===== DATA IN THIS EXERCISE =====

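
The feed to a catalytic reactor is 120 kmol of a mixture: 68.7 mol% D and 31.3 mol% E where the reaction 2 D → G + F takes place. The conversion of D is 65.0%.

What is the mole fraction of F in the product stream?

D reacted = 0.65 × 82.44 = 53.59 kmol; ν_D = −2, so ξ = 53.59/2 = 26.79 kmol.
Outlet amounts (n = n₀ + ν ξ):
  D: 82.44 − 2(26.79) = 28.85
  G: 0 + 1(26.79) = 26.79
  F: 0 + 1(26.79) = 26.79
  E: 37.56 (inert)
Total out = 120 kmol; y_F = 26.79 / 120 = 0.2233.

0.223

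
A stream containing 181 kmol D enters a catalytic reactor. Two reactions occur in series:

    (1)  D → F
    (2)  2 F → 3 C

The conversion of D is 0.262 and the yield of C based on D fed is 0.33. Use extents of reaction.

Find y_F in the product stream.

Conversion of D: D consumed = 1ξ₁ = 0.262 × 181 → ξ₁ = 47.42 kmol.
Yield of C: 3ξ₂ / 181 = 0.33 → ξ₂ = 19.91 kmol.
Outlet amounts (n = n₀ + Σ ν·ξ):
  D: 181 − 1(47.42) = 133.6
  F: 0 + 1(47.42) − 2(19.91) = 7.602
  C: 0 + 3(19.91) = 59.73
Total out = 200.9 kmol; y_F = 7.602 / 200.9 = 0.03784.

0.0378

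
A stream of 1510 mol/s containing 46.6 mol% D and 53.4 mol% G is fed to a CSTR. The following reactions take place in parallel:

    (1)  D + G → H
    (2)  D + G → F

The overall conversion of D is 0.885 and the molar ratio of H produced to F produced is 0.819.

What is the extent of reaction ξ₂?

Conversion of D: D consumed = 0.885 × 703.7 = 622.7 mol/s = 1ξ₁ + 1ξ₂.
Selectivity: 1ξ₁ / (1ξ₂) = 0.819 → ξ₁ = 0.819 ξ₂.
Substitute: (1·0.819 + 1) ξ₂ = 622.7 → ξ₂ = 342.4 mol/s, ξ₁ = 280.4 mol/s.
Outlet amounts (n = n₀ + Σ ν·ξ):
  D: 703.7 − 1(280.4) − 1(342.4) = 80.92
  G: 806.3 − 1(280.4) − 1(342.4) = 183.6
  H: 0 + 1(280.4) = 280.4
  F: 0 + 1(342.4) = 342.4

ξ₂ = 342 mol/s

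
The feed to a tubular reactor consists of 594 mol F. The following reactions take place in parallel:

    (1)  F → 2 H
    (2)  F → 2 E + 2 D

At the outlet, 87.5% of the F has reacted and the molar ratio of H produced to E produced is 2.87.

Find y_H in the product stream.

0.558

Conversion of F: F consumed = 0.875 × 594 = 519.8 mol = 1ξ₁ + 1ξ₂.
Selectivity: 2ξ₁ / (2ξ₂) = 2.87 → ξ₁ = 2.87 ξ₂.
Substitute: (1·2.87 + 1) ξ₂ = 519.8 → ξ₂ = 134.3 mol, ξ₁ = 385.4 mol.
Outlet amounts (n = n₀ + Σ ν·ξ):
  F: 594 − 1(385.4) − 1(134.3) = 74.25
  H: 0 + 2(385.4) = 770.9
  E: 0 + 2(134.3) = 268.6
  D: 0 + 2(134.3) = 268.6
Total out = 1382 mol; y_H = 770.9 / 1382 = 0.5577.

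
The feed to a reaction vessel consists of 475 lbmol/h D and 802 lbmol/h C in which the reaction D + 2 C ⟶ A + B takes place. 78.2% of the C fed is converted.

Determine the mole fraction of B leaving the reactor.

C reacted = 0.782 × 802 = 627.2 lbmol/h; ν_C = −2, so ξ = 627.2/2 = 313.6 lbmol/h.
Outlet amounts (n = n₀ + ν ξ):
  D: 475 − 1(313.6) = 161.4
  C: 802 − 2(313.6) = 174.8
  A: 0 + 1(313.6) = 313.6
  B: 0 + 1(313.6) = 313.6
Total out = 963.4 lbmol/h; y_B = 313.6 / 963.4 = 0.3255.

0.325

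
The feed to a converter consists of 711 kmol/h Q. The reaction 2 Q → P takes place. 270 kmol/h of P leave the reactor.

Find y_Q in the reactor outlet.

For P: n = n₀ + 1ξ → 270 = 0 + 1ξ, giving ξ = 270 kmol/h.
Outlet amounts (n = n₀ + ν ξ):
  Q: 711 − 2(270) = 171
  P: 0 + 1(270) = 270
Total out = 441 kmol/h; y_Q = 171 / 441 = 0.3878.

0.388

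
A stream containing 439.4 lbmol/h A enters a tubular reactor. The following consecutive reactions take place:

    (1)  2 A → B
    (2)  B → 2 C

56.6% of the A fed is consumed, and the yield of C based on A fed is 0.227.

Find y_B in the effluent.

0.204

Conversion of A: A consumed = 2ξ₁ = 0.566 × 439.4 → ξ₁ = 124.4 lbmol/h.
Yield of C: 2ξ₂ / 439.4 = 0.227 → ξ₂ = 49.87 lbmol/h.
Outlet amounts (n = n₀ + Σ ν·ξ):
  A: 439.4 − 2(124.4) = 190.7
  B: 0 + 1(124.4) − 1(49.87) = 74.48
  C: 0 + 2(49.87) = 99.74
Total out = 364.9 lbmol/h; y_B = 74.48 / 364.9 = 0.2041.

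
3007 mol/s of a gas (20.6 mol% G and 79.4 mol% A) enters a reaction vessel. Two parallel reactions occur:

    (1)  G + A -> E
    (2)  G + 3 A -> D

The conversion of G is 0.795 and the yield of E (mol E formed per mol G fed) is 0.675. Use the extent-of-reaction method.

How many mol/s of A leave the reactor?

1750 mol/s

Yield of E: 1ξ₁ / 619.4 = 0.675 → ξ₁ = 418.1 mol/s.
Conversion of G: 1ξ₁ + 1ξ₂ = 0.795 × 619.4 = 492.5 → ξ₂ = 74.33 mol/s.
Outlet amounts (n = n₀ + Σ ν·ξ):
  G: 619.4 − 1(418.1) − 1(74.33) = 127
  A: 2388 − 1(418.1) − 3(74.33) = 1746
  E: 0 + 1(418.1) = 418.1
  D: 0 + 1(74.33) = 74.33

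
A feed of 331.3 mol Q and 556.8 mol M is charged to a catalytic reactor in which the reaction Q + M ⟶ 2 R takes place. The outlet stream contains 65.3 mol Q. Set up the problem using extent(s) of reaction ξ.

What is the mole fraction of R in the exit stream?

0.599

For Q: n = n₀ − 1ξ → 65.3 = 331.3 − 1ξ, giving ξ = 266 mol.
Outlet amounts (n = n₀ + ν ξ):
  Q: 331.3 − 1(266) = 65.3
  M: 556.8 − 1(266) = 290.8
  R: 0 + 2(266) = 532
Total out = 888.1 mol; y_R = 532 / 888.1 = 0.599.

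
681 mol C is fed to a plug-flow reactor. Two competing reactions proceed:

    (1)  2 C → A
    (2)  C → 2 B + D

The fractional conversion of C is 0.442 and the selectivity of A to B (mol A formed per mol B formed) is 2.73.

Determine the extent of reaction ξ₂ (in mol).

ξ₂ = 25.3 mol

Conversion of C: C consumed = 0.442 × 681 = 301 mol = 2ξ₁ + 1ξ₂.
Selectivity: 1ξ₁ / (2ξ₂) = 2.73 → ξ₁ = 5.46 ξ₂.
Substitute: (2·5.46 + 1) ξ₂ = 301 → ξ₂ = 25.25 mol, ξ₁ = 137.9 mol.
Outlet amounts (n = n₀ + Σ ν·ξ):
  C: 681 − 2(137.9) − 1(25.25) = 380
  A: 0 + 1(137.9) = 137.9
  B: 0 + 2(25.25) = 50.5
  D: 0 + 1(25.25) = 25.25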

=====

→ **HOW TO COMPLETE THIS TASK**
Please give back the records exactly as written, beginning at the first line and including the line that holds "The conversion of D is 0.262" as the last.

→ **RESULT OF THIS EXERCISE**
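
The feed to a catalytic reactor is 120 kmol of a mixture: 68.7 mol% D and 31.3 mol% E where the reaction 2 D → G + F takes place. The conversion of D is 65.0%.

What is the mole fraction of F in the product stream?

D reacted = 0.65 × 82.44 = 53.59 kmol; ν_D = −2, so ξ = 53.59/2 = 26.79 kmol.
Outlet amounts (n = n₀ + ν ξ):
  D: 82.44 − 2(26.79) = 28.85
  G: 0 + 1(26.79) = 26.79
  F: 0 + 1(26.79) = 26.79
  E: 37.56 (inert)
Total out = 120 kmol; y_F = 26.79 / 120 = 0.2233.

0.223

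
A stream containing 181 kmol D enters a catalytic reactor. Two reactions occur in series:

    (1)  D → F
    (2)  2 F → 3 C

The conversion of D is 0.262 and the yield of C based on D fed is 0.33. Use extents of reaction.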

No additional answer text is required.